[Stored data entries]
----------------------------------------
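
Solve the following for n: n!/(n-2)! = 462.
22

n!/(n-2)! = n×(n-1), a product of 2 consecutive integers ≈ (n−0.5)^2. 462^(1/2) + 0.5 ≈ 22.0; check n = 22: 22×21 = 462 ✓. So n = 22.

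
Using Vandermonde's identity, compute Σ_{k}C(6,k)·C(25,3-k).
4,495

Explanation: = C(6+25,3) = C(31,3) = 4,495.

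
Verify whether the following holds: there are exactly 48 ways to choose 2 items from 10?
C(10,2) = 45 ≠ 48.

Answer: False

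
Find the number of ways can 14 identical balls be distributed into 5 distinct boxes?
3,060
C(14+5-1, 5-1) = C(18, 4) = 3,060.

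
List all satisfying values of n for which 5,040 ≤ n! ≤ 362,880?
n! is strictly increasing; 7! = 5,040 and 9! = 362,880, so valid n = 7, 8, 9.

Answer: 7, 8, 9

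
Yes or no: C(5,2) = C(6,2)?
No
LHS = C(5,2) = 10; RHS = C(6,2) = 15. 10 ≠ 15, so the statement does not hold.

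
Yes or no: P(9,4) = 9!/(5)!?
Yes

Explanation: Permutation formula P(n,k) = n!/(n-k)!: 9!/5! = 362,880/120 = 3,024 = P(9,4). The statement holds.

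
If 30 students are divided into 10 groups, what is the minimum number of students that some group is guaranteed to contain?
3

Solution: Pigeonhole: ⌈30/10⌉ = 3.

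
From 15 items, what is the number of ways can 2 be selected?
105
C(15,2) = 15! / (2! × (15-2)!)
         = 15! / (2! × 13!)
         = 105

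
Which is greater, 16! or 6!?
16!=20,922,789,888,000, 6!=720. 16! > 6!.

Answer: 16!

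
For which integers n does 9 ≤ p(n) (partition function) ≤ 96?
6, 7, 8, 9, 10, 11, 12

Explanation: Tabulating p(n) via p(n) = p(n−1) + p(n−2) − p(n−5) − p(n−7) + …: p(5)=7; p(6)=11; p(7)=15; p(8)=22; p(9)=30; p(10)=42; p(11)=56; p(12)=77; p(13)=101. So valid n = 6, 7, 8, 9, 10, 11, 12.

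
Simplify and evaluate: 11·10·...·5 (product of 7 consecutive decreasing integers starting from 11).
1,663,200

Working:
This is P(11,7) = 11!/(4)! = 1,663,200.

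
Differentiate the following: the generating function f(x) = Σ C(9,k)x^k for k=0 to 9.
Term-by-term differentiation gives Σ k·C(9,k)x^{k-1} for k=1 to 9.

Answer: Σ k·C(9,k)x^(k-1) for k=1 to 9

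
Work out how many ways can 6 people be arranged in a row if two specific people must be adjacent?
240
Treat pair as unit: (6-1)! arrangements × 2 internal orders = 240.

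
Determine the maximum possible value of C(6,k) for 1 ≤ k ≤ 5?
20

Reasoning: C(6,k) is maximised at the centre of the row: C(6,3) = 20.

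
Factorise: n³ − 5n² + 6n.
n(n − 2)(n − 3)

Reasoning: n³ − 5n² + 6n = n(n² − 5n + 6) = n(n − 2)(n − 3).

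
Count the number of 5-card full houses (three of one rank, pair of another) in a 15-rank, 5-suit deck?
21,000

Working:
Triple rank: 15. Triple suits: C(5,3)=10. Pair rank: 14. Pair suits: C(5,2)=10. Total: 21,000.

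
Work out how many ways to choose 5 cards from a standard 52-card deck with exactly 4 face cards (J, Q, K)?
19,800

Working:
12 face cards and 40 non-face cards: C(12,4) × C(40,1) = 495 × 40 = 19,800.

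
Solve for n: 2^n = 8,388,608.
23

Working:
8,388,608 = 1,024 × 1,024 × 8 = 2^10 × 2^10 × 2^3 = 2^23, so n = 23.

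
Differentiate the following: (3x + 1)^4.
12(3x + 1)^3

Solution: Chain rule: 4(3x+1)^{3} × 3 = 12(3x+1)^{3}.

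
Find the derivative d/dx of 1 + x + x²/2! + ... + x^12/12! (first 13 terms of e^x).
1 + x + x²/2! + ... + x^11/11!

Explanation: Differentiating term by term gives the first 12 terms of e^x.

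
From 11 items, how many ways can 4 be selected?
330

Explanation: C(11,4) = 11! / (4! × (11-4)!)
         = 11! / (4! × 7!)
         = 330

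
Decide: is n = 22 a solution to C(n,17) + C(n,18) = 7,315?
No

Explanation: C(22,17) + C(22,18) = 26,334 + 7,315 = 33,649, which does not equal 7,315.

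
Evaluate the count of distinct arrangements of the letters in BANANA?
60
Word has 6 letters (B=1, A=3, N=2). Arrangements: 6!/Π(k!) = 60.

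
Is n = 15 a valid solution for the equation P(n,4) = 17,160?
No
P(15,4) = 15·14·13·12 = 32,760, which does not equal 17,160.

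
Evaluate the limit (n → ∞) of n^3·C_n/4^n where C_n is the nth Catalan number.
∞

C_n ~ 4^n/(n^(3/2)√π), so n^3·C_n/4^n ~ n^(3 − 3/2)/√π → ∞.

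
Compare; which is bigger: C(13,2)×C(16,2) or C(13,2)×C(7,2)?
C(13,2)×C(16,2)

Explanation: C(13,2)×C(16,2)=9,360, C(13,2)×C(7,2)=1,638.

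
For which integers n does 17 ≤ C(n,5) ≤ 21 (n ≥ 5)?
7

Explanation: C(6,5)=6; C(7,5)=21; C(8,5)=56. So valid n = 7.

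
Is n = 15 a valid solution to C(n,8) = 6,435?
Yes

Solution: C(15,8) = 15·14·13·12·11·10·9·8/8! = 259,459,200/40,320 = 6,435, which equals 6,435.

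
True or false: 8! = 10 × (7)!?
False

Solution: 8! = 8 × 7! = 40,320, but 10 × 7! = 50,400.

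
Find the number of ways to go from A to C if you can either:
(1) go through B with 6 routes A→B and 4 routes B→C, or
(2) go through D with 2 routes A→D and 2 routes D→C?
28

Explanation: Route via B: 6×4=24. Route via D: 2×2=4. Total: 28.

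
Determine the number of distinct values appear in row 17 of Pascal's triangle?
Row 17 has entries C(17,0)..C(17,17); by symmetry C(17,k)=C(17,17-k), giving 9 distinct values.
Final answer: 9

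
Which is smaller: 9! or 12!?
9!

Solution: 9!=362,880, 12!=479,001,600. 12! > 9!.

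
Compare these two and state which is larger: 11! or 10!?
11!

11!=39,916,800, 10!=3,628,800. 11! > 10!.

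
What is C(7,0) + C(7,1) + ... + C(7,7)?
128

Solution: Sum of binomial coefficients = 2^7 = 128.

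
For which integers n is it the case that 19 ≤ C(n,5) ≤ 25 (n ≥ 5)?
7

Reasoning: C(6,5)=6; C(7,5)=21; C(8,5)=56. So valid n = 7.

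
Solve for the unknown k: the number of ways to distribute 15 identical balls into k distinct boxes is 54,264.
7

Solution: Stars and bars: the count is C(15+k−1, k−1), increasing in k. k=5: C(19,4) = 3,876, k=6: C(20,5) = 15,504, k=7: C(21,6) = 54,264 ✓. So k = 7.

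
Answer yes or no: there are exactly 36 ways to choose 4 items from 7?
No

Reasoning: C(7,4) = 35 ≠ 36.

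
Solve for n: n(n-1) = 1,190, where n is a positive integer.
n² − n − 1,190 = 0, so n = (1 ± √(1 + 4·1,190))/2 = (1 ± √4,761)/2 = (1 ± 69)/2, i.e. n = 35 or n = -34. Taking the positive root, n = 35 (check: 35×34 = 1,190).

Answer: 35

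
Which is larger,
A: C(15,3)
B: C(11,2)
A

A=C(15,3)=455, B=C(11,2)=55.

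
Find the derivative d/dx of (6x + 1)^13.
78(6x + 1)^12

Reasoning: Chain rule: 13(6x+1)^{12} × 6 = 78(6x+1)^{12}.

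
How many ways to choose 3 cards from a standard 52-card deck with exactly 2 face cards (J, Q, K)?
2,640

Reasoning: 12 face cards and 40 non-face cards: C(12,2) × C(40,1) = 66 × 40 = 2,640.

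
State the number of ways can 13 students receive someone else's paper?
2,290,792,932

Using D(n) = (n-1)[D(n-1) + D(n-2)]:
D(13) = (13-1) × [D(12) + D(11)]
      = 12 × [176214841 + 14684570]
      = 12 × 190899411
      = 2,290,792,932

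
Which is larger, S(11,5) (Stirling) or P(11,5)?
S(11,5)

Solution: S(11,5) = 5·S(10,5) + S(10,4) = 5·42,525 + 34,105 = 246,730; P(11,5) = 55,440.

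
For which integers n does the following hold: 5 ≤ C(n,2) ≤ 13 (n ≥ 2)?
C(3,2)=3; C(4,2)=6; C(5,2)=10; C(6,2)=15. So valid n = 4, 5.

Answer: 4, 5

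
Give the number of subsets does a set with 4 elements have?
16

Explanation: Each element can be included or excluded: 2^4 = 16.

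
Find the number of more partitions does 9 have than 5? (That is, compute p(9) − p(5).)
23

Pentagonal recurrence p(n) = p(n−1) + p(n−2) − p(n−5) − p(n−7) + …: p(9) = p(8) + p(7) − p(4) − p(2) = 22 + 15 − 5 − 2 = 30.
p(5) = p(4) + p(3) − p(0) = 5 + 3 − 1 = 7.
Difference = 30 − 7 = 23.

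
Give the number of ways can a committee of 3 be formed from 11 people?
C(11,3) = 11! / (3! × (11-3)!)
         = 11! / (3! × 8!)
         = 165

Answer: 165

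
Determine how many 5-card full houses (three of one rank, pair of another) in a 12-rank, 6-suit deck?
39,600

Explanation: Triple rank: 12. Triple suits: C(6,3)=20. Pair rank: 11. Pair suits: C(6,2)=15. Total: 39,600.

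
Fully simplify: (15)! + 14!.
(15)! + 14! = (15)·14! + 14! = (15+1)·14! = 16·14! = 1,394,852,659,200.

Answer: 1,394,852,659,200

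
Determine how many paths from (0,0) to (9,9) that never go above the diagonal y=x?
4,862

Working:
Counted by the Catalan number C_9: C_9 = C(18,9)/(9+1) = 48,620/10 = 4,862.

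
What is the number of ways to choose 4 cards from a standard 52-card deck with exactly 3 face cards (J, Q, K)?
8,800

Reasoning: 12 face cards and 40 non-face cards: C(12,3) × C(40,1) = 220 × 40 = 8,800.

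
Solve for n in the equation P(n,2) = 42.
P(n,2) = n(n−1) is increasing in n; n(n−1) ≈ (n−0.5)^2 = 42 gives n ≈ 7.0. Check: P(5,2) = 20, P(6,2) = 30, P(7,2) = 42 ✓. So n = 7.

Answer: 7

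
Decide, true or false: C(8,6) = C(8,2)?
True

Explanation: Symmetry C(n,k) = C(n,n-k): C(8,6) = 28 and C(8,2) = 28. Both sides agree, so the statement holds.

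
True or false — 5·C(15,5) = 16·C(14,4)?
False

Solution: Absorption identity k·C(n,k) = n·C(n-1,k-1). LHS = 5·3003 = 15,015; RHS = 16·1001 = 16,016.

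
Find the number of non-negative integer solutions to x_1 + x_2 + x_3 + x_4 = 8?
165
C(8+4-1, 4-1) = 165.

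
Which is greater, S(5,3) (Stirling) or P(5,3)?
P(5,3)

S(5,3) = 3·S(4,3) + S(4,2) = 3·6 + 7 = 25; P(5,3) = 60.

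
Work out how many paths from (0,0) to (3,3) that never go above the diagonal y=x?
5

Solution: Counted by the Catalan number C_3: C_3 = C(6,3)/(3+1) = 20/4 = 5.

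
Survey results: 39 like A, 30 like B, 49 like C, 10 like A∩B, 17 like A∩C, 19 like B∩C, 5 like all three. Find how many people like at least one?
|A∪B∪C| = 39+30+49-10-17-19+5 = 77.

Answer: 77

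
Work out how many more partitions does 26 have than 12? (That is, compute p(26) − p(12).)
2,359

Reasoning: Pentagonal recurrence p(n) = p(n−1) + p(n−2) − p(n−5) − p(n−7) + …: p(26) = p(25) + p(24) − p(21) − p(19) + p(14) + p(11) − p(4) − p(0) = 1,958 + 1,575 − 792 − 490 + 135 + 56 − 5 − 1 = 2,436.
p(12) = p(11) + p(10) − p(7) − p(5) + p(0) = 56 + 42 − 15 − 7 + 1 = 77.
Difference = 2,436 − 77 = 2,359.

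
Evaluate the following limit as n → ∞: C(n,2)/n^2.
1/2

Explanation: C(n,2) ≈ n^2/2! for large n. Limit = 1/2! = 1/2.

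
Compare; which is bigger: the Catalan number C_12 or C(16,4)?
C_12

C_12 = C(24,12)/(12+1) = 2,704,156/13 = 208,012; C(16,4) = 1,820.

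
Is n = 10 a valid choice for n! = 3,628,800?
Yes

Reasoning: 10! = 10·9! = 10·362,880 = 3,628,800, which equals 3,628,800.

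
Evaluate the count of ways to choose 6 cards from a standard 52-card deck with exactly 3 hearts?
2,613,754

Reasoning: 13 hearts and 39 non-hearts: C(13,3) × C(39,3) = 286 × 9139 = 2,613,754.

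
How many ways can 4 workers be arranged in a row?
24
Arrangements of 4 distinct objects: 4! = 24.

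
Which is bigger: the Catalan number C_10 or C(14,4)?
C_10 = C(20,10)/(10+1) = 184,756/11 = 16,796; C(14,4) = 1,001.

Answer: C_10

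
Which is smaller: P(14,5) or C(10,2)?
C(10,2)

Working:
P(14,5)=240,240, C(10,2)=45.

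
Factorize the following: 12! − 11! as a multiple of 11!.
11 × 11! = 439,084,800

Working:
12! − 11! = 12·11! − 11! = (12 − 1)·11! = 11 × 11! = 439,084,800.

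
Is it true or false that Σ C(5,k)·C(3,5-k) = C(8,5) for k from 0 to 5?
True

Reasoning: Vandermonde's identity gives C(8,5) = 56; RHS C(8,5) = 56.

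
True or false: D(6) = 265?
True

Reasoning: Derangements of 6 elements: D(6) = (6-1)·[D(5) + D(4)] = 5·[44 + 9] = 265.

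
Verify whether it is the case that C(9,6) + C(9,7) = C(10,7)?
True

Reasoning: Pascal's identity: LHS = 84 + 36 = 120; RHS = C(10,7) = 120. Both sides agree, so the statement holds.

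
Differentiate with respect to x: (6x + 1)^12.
72(6x + 1)^11

Solution: Chain rule: 12(6x+1)^{11} × 6 = 72(6x+1)^{11}.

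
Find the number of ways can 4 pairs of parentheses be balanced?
14

Working:
Using the Catalan number formula: C_n = C(2n, n) / (n+1)
C_4 = C(8, 4) / (4+1)
     = 70 / 5
     = 14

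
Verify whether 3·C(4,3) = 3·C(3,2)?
False
Absorption identity k·C(n,k) = n·C(n-1,k-1). LHS = 3·4 = 12; RHS = 3·3 = 9.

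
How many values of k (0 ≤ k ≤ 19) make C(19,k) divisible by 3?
14

Reasoning: Checking C(19,k) mod 3 for k = 0..19: divisible at k = 2, 3, 4, 5, 6, 7, 8, 11, 12, 13, 14, 15, 16, 17. That's 14 values.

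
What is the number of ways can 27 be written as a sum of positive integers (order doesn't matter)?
3,010
Pentagonal recurrence p(n) = p(n−1) + p(n−2) − p(n−5) − p(n−7) + …: p(27) = p(26) + p(25) − p(22) − p(20) + p(15) + p(12) − p(5) − p(1) = 2,436 + 1,958 − 1,002 − 627 + 176 + 77 − 7 − 1 = 3,010.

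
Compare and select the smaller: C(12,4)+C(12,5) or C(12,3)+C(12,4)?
C(12,3)+C(12,4)

Solution: First=1,287, Second=715.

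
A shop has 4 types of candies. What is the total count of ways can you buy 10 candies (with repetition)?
286
Stars and bars: C(10+4-1, 10) = C(13, 10) = 286.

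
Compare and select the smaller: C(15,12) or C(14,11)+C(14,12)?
Equal

Reasoning: By Pascal's identity: C(15,12) = C(14,11)+C(14,12) = 455. Equal.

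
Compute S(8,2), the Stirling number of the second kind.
Using the Stirling recurrence: S(n,k) = k·S(n-1,k) + S(n-1,k-1)
S(8,2) = 2·S(7,2) + S(7,1)
         = 2·63 + 1
         = 126 + 1
         = 127
Final answer: 127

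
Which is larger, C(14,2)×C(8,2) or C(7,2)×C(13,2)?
C(14,2)×C(8,2)

Solution: C(14,2)×C(8,2)=2,548, C(7,2)×C(13,2)=1,638.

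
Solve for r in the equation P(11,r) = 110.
P(11,r) = 11·10·…·(11−r+1), a product of r factors. Multiplying down from 11: 11 = 11; 11·10 = 110 ✓ (2 factors). So r = 2.

Answer: 2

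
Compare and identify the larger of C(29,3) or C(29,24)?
C(29,3)=3,654, C(29,24)=118,755.

Answer: C(29,24)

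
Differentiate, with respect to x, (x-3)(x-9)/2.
(2x - 12)/2

Working:
d/dx[(x-3)(x-9)] = (x-9) + (x-3) = 2x - 12. Dividing by 2 gives (2x - 12)/2.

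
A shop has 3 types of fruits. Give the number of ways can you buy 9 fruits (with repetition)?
Stars and bars: C(9+3-1, 9) = C(11, 9) = 55.
Final answer: 55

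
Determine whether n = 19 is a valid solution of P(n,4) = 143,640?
No
P(19,4) = 19·18·17·16 = 93,024, which does not equal 143,640.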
----------------------------------------
From the records above, transcribe without alteration every line from the one with "Compare; which is bigger: C(13,2)×C(16,2)" to the one with "(1) go through", inclusive.

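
Compare; which is bigger: C(13,2)×C(16,2) or C(13,2)×C(7,2)?
C(13,2)×C(16,2)

Explanation: C(13,2)×C(16,2)=9,360, C(13,2)×C(7,2)=1,638.

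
For which integers n does 17 ≤ C(n,5) ≤ 21 (n ≥ 5)?
7

Explanation: C(6,5)=6; C(7,5)=21; C(8,5)=56. So valid n = 7.

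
Is n = 15 a valid solution to C(n,8) = 6,435?
Yes

Solution: C(15,8) = 15·14·13·12·11·10·9·8/8! = 259,459,200/40,320 = 6,435, which equals 6,435.

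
True or false: 8! = 10 × (7)!?
False

Solution: 8! = 8 × 7! = 40,320, but 10 × 7! = 50,400.

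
Find the number of ways to go from A to C if you can either:
(1) go through B with 6 routes A→B and 4 routes B→C, or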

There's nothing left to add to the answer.